**RAW DATA:**
=== Begin Enclosure ===

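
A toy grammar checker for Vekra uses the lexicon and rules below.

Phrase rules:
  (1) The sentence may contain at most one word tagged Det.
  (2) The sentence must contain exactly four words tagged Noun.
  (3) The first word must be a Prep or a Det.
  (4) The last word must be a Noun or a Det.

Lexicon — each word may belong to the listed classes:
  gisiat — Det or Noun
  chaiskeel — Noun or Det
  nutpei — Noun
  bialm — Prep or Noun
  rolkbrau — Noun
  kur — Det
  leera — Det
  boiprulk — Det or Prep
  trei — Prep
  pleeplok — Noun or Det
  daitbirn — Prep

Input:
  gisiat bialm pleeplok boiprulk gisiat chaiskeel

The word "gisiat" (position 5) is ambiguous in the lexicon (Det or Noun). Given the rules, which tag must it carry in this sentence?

Candidates per position — 1:gisiat {Det,Noun}; 2:bialm {Prep,Noun}; 3:pleeplok {Noun,Det}; 4:boiprulk {Det,Prep}; 5:gisiat {Det,Noun}; 6:chaiskeel {Noun,Det}.
If word 1 were Noun, no tagging could satisfy rule 3; so word 1 is Det.
If word 2 were Prep, no tagging could satisfy rule 2; so word 2 is Noun.
If word 3 were Det, no tagging could satisfy rule 1; so word 3 is Noun.
If word 4 were Det, no tagging could satisfy rule 1; so word 4 is Prep.
If word 5 were Det, no tagging could satisfy rule 1; so word 5 is Noun.
If word 6 were Det, no tagging could satisfy rule 1; so word 6 is Noun.
So the tagging must be: Det Noun Noun Prep Noun Noun.
Check: rule 1 holds; rule 2 holds; rule 3 holds; rule 4 holds.

Noun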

=== End Enclosure ===

Give the material above back in full, exactly as written.

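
A toy grammar checker for Vekra uses the lexicon and rules below.

Phrase rules:
  (1) The sentence may contain at most one word tagged Det.
  (2) The sentence must contain exactly four words tagged Noun.
  (3) The first word must be a Prep or a Det.
  (4) The last word must be a Noun or a Det.

Lexicon — each word may belong to the listed classes:
  gisiat — Det or Noun
  chaiskeel — Noun or Det
  nutpei — Noun
  bialm — Prep or Noun
  rolkbrau — Noun
  kur — Det
  leera — Det
  boiprulk — Det or Prep
  trei — Prep
  pleeplok — Noun or Det
  daitbirn — Prep

Input:
  gisiat bialm pleeplok boiprulk gisiat chaiskeel

The word "gisiat" (position 5) is ambiguous in the lexicon (Det or Noun). Given the rules, which tag must it carry in this sentence?

Candidates per position — 1:gisiat {Det,Noun}; 2:bialm {Prep,Noun}; 3:pleeplok {Noun,Det}; 4:boiprulk {Det,Prep}; 5:gisiat {Det,Noun}; 6:chaiskeel {Noun,Det}.
If word 1 were Noun, no tagging could satisfy rule 3; so word 1 is Det.
If word 2 were Prep, no tagging could satisfy rule 2; so word 2 is Noun.
If word 3 were Det, no tagging could satisfy rule 1; so word 3 is Noun.
If word 4 were Det, no tagging could satisfy rule 1; so word 4 is Prep.
If word 5 were Det, no tagging could satisfy rule 1; so word 5 is Noun.
If word 6 were Det, no tagging could satisfy rule 1; so word 6 is Noun.
So the tagging must be: Det Noun Noun Prep Noun Noun.
Check: rule 1 holds; rule 2 holds; rule 3 holds; rule 4 holds.

Noun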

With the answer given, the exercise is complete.